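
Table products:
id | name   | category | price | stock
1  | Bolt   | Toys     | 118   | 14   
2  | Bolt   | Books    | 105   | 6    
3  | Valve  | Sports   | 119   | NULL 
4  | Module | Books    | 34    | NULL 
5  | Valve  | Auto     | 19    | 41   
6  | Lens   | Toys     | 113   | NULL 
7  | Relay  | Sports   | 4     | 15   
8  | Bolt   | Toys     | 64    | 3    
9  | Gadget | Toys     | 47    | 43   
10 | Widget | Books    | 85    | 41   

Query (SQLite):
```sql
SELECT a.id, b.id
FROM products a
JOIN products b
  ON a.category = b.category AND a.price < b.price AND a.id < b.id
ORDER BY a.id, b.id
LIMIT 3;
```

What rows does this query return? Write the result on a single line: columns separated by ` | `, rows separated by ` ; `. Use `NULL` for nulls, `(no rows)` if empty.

4 | 10

Pairs (a,b) with same category, a.price < b.price, a.id < b.id.
category groups: Auto:{5} Books:{2,4,10} Sports:{3,7} Toys:{1,6,8,9}
Ordered by (a.id, b.id); first 3.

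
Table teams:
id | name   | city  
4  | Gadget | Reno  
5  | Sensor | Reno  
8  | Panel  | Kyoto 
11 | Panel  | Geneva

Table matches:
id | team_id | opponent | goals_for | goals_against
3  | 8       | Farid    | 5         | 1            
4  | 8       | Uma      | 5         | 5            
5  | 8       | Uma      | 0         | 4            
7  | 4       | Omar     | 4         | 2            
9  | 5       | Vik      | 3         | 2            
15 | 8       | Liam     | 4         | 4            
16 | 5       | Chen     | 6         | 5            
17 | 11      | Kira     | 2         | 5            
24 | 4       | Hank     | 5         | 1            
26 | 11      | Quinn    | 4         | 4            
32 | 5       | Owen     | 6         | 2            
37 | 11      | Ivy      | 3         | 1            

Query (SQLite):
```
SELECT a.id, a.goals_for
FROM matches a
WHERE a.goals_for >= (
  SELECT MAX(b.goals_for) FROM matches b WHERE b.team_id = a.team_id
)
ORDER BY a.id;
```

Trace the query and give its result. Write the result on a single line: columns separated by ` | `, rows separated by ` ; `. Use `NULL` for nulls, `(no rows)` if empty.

3 | 5 ; 4 | 5 ; 16 | 6 ; 24 | 5 ; 26 | 4 ; 32 | 6

For each matches row a, compute MAX(goals_for) over rows sharing a.team_id.
Keep row a if a.goals_for >= that per-group MAX.
  team_id=4: MAX(goals_for) = 5
  team_id=5: MAX(goals_for) = 6
  team_id=8: MAX(goals_for) = 5
  team_id=11: MAX(goals_for) = 4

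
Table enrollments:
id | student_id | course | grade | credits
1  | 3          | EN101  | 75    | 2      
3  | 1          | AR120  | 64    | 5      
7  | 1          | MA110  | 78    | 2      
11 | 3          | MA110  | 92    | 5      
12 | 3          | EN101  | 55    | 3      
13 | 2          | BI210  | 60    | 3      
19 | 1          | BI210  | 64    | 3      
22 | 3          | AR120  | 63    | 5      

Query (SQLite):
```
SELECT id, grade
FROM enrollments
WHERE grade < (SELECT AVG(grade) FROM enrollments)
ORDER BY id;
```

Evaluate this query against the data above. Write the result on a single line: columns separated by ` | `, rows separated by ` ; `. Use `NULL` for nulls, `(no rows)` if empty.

3 | 64 ; 12 | 55 ; 13 | 60 ; 19 | 64 ; 22 | 63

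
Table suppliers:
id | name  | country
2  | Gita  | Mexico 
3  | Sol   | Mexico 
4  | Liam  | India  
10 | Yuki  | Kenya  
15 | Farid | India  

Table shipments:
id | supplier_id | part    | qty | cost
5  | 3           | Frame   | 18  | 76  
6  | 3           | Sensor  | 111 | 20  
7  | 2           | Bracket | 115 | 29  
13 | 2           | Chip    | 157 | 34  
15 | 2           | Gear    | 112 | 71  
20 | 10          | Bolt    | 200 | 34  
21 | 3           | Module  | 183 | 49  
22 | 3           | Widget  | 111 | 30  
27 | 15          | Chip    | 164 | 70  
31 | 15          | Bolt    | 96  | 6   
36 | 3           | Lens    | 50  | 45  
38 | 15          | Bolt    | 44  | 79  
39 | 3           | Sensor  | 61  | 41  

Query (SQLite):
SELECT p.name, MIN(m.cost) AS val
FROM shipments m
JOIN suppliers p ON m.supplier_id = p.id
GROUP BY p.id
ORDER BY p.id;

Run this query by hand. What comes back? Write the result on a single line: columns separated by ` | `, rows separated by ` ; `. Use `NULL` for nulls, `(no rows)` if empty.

Join each shipments row to its suppliers via supplier_id.
Group joined rows by suppliers.id; compute MIN(m.cost) per group.
  2: ids {7, 13, 15} → MIN(m.cost)=29
  3: ids {5, 6, 21, 22, 36, 39} → MIN(m.cost)=20
  10: ids {20} → MIN(m.cost)=34
  15: ids {27, 31, 38} → MIN(m.cost)=6

Gita | 29 ; Sol | 20 ; Yuki | 34 ; Farid | 6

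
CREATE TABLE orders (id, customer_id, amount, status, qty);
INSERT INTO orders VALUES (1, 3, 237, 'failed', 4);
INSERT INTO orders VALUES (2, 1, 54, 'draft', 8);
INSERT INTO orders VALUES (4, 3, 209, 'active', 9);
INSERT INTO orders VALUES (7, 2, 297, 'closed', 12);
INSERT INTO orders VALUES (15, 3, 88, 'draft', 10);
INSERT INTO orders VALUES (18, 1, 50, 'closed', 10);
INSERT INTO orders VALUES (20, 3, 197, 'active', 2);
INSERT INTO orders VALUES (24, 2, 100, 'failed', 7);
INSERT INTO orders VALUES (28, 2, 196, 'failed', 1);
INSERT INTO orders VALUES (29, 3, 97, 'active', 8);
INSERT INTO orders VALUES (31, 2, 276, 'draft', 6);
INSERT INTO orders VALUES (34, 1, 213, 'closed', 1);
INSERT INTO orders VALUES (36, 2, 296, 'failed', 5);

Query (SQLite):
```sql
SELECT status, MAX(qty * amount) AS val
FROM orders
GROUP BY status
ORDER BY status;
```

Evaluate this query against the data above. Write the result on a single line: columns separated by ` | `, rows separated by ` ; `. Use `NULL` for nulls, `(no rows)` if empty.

active | 1881 ; closed | 3564 ; draft | 1656 ; failed | 1480

For each row compute qty * amount.
Group by status; take MAX of the expression per group.
  active: ids {4, 20, 29} → MAX(qty * amount)=1881
  closed: ids {7, 18, 34} → MAX(qty * amount)=3564
  draft: ids {2, 15, 31} → MAX(qty * amount)=1656
  failed: ids {1, 24, 28, 36} → MAX(qty * amount)=1480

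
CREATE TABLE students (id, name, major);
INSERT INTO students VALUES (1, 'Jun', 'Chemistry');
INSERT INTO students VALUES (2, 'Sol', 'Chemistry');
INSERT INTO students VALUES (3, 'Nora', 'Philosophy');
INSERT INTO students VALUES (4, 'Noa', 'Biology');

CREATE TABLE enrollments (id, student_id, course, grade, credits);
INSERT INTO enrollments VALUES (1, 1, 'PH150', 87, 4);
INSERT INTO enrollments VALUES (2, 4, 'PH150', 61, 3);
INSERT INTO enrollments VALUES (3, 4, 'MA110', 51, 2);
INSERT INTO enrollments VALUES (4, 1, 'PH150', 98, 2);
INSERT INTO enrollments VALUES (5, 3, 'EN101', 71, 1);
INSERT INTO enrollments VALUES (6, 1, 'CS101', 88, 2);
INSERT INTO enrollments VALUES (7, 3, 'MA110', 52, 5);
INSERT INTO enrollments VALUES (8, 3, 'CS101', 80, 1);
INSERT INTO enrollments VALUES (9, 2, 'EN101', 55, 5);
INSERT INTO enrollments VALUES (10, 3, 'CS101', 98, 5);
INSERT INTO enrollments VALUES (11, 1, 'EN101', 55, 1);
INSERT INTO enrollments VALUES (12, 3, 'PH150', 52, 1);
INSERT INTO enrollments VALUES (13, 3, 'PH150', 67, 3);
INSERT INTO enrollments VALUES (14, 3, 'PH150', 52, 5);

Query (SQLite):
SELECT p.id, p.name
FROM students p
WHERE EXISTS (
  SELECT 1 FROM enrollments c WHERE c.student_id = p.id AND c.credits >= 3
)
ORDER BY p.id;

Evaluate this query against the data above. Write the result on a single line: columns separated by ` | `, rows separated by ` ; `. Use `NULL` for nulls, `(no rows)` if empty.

1 | Jun ; 2 | Sol ; 3 | Nora ; 4 | Noa

For each students row, check whether any enrollments with matching student_id has credits >= 3.
Keep rows where that is true.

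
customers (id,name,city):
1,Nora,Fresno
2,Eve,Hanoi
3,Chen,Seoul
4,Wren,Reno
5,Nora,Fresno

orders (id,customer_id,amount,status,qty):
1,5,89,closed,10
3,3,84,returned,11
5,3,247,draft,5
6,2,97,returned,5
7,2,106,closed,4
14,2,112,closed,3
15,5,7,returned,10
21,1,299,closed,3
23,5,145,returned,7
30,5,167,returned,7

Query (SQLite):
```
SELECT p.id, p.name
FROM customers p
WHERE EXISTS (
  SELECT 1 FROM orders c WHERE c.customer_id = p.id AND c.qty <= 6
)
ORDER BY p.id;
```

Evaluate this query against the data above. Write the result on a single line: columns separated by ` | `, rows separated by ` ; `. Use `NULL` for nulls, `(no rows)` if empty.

1 | Nora ; 2 | Eve ; 3 | Chen

For each customers row, check whether any orders with matching customer_id has qty <= 6.
Keep rows where that is true.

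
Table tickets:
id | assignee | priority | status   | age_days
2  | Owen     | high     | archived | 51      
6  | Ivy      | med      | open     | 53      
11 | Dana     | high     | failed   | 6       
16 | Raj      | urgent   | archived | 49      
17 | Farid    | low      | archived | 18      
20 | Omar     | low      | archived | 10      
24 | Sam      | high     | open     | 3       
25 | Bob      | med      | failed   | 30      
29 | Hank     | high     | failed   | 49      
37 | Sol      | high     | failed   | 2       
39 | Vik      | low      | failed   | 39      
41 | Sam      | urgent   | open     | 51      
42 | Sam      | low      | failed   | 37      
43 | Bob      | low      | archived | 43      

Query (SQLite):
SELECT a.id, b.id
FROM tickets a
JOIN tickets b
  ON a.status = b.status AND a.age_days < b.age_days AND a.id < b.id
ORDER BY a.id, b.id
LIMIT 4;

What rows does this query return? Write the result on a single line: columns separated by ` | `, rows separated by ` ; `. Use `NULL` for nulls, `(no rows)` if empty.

11 | 25 ; 11 | 29 ; 11 | 39 ; 11 | 42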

▸ **Problem requirements**
Pull every line that holds the string "grade" out of the records.

▸ **Exercise response**
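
id | student_id | course | grade | credits
SELECT id, grade
WHERE grade < (SELECT AVG(grade) FROM enrollments)
CREATE TABLE enrollments (id, student_id, course, grade, credits);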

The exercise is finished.